What you are asked to do
The data below is to be output in full, unchanged.

Collected data
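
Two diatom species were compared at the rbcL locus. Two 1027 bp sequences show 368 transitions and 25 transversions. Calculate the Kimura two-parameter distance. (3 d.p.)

0.688

P = 368/1027 ≈ 0.358325 and Q = 25/1027 ≈ 0.024343.
Under the Kimura two-parameter model, d = −½ ln(1 − 2P − Q) − ¼ ln(1 − 2Q).
1 − 2P − Q = 0.259007, giving −½ ln(0.259007) = 0.675450.
1 − 2Q = 0.951314, giving −¼ ln(0.951314) = 0.012478.
d = 0.675450 + 0.012478 = 0.687928.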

Answer space
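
Two diatom species were compared at the rbcL locus. Two 1027 bp sequences show 368 transitions and 25 transversions. Calculate the Kimura two-parameter distance. (3 d.p.)

0.688

P = 368/1027 ≈ 0.358325 and Q = 25/1027 ≈ 0.024343.
Under the Kimura two-parameter model, d = −½ ln(1 − 2P − Q) − ¼ ln(1 − 2Q).
1 − 2P − Q = 0.259007, giving −½ ln(0.259007) = 0.675450.
1 − 2Q = 0.951314, giving −¼ ln(0.951314) = 0.012478.
d = 0.675450 + 0.012478 = 0.687928.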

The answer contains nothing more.